Problem to work on ->
For the records below, print the lines from the line with "6. pressure drop high" through the line with "- conversion down invariably causes yield" exactly as written; include both end lines and exclude the rest.

*** Opening of Recorded data ***

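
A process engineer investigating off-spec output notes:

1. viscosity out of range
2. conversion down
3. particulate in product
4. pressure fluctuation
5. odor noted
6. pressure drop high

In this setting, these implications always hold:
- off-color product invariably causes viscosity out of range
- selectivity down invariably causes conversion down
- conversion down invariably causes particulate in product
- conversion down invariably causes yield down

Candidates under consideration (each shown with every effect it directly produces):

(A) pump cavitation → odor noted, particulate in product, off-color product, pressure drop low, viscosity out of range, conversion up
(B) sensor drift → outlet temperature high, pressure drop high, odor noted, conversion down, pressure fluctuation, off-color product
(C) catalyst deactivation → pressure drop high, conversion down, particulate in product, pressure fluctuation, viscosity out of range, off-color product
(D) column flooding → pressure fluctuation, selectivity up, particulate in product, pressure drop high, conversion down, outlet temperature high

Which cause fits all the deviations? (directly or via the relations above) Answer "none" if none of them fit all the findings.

For each candidate, compare predicted effects to what was observed:
(A) pump cavitation — fails on conversion down, pressure fluctuation, pressure drop high (predicts conversion up, not conversion down; predicts pressure drop low, not pressure drop high)
(B) sensor drift — viscosity out of range yes (by off-color product → viscosity out of range); conversion down yes; particulate in product yes (by conversion down → particulate in product); pressure fluctuation yes; odor noted yes; pressure drop high yes
(C) catalyst deactivation — does not account for odor noted
(D) column flooding — viscosity out of range NO; conversion down yes; particulate in product yes; pressure fluctuation yes; odor noted NO; pressure drop high yes
(B) alone accounts for all the evidence.

B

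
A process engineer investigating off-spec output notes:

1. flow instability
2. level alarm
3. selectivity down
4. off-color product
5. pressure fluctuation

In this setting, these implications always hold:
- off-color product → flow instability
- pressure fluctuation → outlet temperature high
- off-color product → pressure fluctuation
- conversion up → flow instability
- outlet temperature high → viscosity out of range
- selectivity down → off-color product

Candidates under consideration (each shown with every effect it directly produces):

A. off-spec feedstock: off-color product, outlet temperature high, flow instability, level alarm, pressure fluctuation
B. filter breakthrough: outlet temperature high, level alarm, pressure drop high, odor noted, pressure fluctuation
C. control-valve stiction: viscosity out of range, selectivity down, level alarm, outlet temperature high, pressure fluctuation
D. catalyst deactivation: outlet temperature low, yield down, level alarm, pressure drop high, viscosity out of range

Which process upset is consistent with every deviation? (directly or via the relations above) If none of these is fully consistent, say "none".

C

Per-candidate check:
(A) off-spec feedstock — flow instability yes; level alarm yes; selectivity down NO; off-color product yes; pressure fluctuation yes
(B) filter breakthrough — does not account for flow instability, selectivity down, off-color product
(C) control-valve stiction — flow instability yes (via selectivity down → off-color product → flow instability); level alarm yes; selectivity down yes; off-color product yes (via selectivity down → off-color product); pressure fluctuation yes
(D) catalyst deactivation — does not account for flow instability, selectivity down, off-color product, pressure fluctuation
(C) alone accounts for all the evidence.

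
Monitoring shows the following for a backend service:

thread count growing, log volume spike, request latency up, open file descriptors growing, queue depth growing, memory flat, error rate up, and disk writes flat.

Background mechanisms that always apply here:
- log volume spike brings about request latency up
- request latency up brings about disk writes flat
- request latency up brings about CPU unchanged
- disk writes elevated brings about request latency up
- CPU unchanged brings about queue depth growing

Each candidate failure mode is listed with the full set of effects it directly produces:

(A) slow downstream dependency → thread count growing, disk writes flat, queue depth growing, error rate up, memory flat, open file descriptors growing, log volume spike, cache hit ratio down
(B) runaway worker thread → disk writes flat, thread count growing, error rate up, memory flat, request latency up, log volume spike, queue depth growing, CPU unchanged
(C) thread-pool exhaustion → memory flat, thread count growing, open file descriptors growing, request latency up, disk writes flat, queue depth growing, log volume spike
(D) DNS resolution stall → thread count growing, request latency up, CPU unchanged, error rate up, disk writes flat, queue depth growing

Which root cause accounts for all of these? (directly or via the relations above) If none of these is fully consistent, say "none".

A

Per-candidate check:
(A) slow downstream dependency — accounts for every observation (request latency up by log volume spike → request latency up)
(B) runaway worker thread — does not account for open file descriptors growing
(C) thread-pool exhaustion — thread count growing ✓; log volume spike ✓; request latency up ✓; open file descriptors growing ✓; queue depth growing ✓; memory flat ✓; error rate up ✗; disk writes flat ✓
(D) DNS resolution stall — thread count growing ✓; log volume spike ✗; request latency up ✓; open file descriptors growing ✗; queue depth growing ✓; memory flat ✗; error rate up ✓; disk writes flat ✓
Only (A) is consistent with every observation.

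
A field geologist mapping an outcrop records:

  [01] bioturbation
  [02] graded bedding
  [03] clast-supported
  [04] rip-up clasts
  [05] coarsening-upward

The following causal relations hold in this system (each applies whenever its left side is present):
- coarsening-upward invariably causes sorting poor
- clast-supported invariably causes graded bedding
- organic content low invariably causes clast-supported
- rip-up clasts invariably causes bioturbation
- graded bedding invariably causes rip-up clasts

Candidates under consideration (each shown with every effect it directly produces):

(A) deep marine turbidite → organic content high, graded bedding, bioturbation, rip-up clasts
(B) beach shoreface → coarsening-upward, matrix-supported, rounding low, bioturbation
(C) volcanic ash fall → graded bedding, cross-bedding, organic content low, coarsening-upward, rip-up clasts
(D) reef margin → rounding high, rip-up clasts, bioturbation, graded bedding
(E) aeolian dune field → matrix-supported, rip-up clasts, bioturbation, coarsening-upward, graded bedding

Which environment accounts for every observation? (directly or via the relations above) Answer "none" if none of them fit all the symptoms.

C

For each candidate, compare predicted effects to what was observed:
(A) deep marine turbidite — bioturbation ✓; graded bedding ✓; clast-supported ✗; rip-up clasts ✓; coarsening-upward ✗
(B) beach shoreface — fails on graded bedding, clast-supported, rip-up clasts (predicts matrix-supported, not clast-supported)
(C) volcanic ash fall — accounts for every observation (bioturbation by rip-up clasts → bioturbation)
(D) reef margin — bioturbation ✓; graded bedding ✓; clast-supported ✗; rip-up clasts ✓; coarsening-upward ✗
(E) aeolian dune field — bioturbation ✓; graded bedding ✓; clast-supported ✗; rip-up clasts ✓; coarsening-upward ✓
(C) is the only candidate with no mismatches.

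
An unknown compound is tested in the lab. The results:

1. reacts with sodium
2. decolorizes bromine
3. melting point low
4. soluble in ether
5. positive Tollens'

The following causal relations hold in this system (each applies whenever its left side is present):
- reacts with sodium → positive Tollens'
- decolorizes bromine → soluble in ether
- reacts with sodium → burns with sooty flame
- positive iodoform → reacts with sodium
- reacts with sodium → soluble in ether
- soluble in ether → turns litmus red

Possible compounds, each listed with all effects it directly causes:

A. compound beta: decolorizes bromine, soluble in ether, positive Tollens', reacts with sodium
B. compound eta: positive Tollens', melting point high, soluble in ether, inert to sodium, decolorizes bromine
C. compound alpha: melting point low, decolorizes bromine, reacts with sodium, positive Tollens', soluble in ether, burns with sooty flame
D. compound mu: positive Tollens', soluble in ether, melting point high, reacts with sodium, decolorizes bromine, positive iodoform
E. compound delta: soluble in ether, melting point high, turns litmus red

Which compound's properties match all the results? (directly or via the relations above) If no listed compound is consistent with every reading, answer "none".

Checking each candidate against the observations:
(A) compound beta — reacts with sodium +; decolorizes bromine +; melting point low -; soluble in ether +; positive Tollens' +
(B) compound eta — reacts with sodium -; decolorizes bromine +; melting point low -; soluble in ether +; positive Tollens' +
(C) compound alpha — reacts with sodium +; decolorizes bromine +; melting point low +; soluble in ether +; positive Tollens' +
(D) compound mu — reacts with sodium +; decolorizes bromine +; melting point low -; soluble in ether +; positive Tollens' +
(E) compound delta — reacts with sodium -; decolorizes bromine -; melting point low -; soluble in ether +; positive Tollens' -
(C) is the only candidate with no mismatches.

C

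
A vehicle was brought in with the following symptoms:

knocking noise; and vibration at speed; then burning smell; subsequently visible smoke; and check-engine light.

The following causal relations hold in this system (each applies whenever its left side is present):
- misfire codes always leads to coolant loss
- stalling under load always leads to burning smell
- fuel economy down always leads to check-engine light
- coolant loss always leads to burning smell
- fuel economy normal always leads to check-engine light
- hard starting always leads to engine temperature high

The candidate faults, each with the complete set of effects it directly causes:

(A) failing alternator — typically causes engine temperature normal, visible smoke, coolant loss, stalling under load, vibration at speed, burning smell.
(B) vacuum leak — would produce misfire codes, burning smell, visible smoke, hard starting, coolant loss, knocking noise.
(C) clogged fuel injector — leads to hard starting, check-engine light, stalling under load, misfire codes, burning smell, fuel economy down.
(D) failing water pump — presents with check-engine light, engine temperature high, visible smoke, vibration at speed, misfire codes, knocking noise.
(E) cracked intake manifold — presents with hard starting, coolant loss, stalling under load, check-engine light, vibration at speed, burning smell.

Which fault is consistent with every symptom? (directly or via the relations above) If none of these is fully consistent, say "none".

D

Per-candidate check:
(A) failing alternator — knocking noise ✗; vibration at speed ✓; burning smell ✓; visible smoke ✓; check-engine light ✗
(B) vacuum leak — knocking noise ✓; vibration at speed ✗; burning smell ✓; visible smoke ✓; check-engine light ✗
(C) clogged fuel injector — knocking noise ✗; vibration at speed ✗; burning smell ✓; visible smoke ✗; check-engine light ✓
(D) failing water pump — knocking noise ✓; vibration at speed ✓; burning smell ✓ (through misfire codes → coolant loss → burning smell); visible smoke ✓; check-engine light ✓
(E) cracked intake manifold — knocking noise ✗; vibration at speed ✓; burning smell ✓; visible smoke ✗; check-engine light ✓
(D) is the only candidate with no mismatches.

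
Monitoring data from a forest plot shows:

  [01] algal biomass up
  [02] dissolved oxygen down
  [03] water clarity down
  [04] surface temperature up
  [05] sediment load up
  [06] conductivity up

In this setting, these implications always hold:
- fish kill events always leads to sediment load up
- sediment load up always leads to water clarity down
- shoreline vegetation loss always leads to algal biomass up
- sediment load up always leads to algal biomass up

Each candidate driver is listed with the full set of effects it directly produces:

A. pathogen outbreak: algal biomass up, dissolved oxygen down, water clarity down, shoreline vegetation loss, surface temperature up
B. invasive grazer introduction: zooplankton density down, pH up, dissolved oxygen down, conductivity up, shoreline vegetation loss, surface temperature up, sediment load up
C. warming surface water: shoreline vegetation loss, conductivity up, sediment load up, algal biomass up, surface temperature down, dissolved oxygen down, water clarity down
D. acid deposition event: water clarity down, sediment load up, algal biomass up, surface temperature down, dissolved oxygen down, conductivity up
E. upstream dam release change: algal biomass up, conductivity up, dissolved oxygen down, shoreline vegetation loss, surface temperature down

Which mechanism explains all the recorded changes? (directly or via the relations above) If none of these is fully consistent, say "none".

B

For each candidate, compare predicted effects to what was observed:
(A) pathogen outbreak — algal biomass up +; dissolved oxygen down +; water clarity down +; surface temperature up +; sediment load up -; conductivity up -
(B) invasive grazer introduction — accounts for every observation (algal biomass up via sediment load up → algal biomass up)
(C) warming surface water — fails on surface temperature up (predicts surface temperature down, not surface temperature up)
(D) acid deposition event — fails on surface temperature up (predicts surface temperature down, not surface temperature up)
(E) upstream dam release change — algal biomass up +; dissolved oxygen down +; water clarity down -; surface temperature up -; sediment load up -; conductivity up +
(B) is the only candidate with no mismatches.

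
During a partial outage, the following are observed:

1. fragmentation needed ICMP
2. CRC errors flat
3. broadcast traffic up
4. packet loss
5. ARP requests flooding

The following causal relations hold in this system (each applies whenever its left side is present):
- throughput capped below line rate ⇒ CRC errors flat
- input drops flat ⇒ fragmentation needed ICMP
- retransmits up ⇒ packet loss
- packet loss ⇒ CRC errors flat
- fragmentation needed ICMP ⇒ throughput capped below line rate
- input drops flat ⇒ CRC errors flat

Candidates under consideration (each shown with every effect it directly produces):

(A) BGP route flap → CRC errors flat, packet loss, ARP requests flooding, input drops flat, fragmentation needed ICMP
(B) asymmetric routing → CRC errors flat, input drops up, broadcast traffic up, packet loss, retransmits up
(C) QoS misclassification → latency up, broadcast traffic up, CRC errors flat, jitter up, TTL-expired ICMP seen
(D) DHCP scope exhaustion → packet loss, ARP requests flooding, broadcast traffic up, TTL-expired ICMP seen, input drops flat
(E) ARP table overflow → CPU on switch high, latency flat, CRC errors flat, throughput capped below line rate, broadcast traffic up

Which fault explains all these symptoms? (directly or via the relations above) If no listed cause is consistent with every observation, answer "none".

D

For each candidate, compare predicted effects to what was observed:
(A) BGP route flap — does not account for broadcast traffic up
(B) asymmetric routing — fragmentation needed ICMP ✗; CRC errors flat ✓; broadcast traffic up ✓; packet loss ✓; ARP requests flooding ✗
(C) QoS misclassification — fragmentation needed ICMP ✗; CRC errors flat ✓; broadcast traffic up ✓; packet loss ✗; ARP requests flooding ✗
(D) DHCP scope exhaustion — fragmentation needed ICMP ✓ (through input drops flat → fragmentation needed ICMP); CRC errors flat ✓ (through input drops flat → CRC errors flat); broadcast traffic up ✓; packet loss ✓; ARP requests flooding ✓
(E) ARP table overflow — fragmentation needed ICMP ✗; CRC errors flat ✓; broadcast traffic up ✓; packet loss ✗; ARP requests flooding ✗
(D) is the only candidate with no mismatches.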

*** Close of Recorded data ***

Task output ->
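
6. pressure drop high

In this setting, these implications always hold:
- off-color product invariably causes viscosity out of range
- selectivity down invariably causes conversion down
- conversion down invariably causes particulate in product
- conversion down invariably causes yield down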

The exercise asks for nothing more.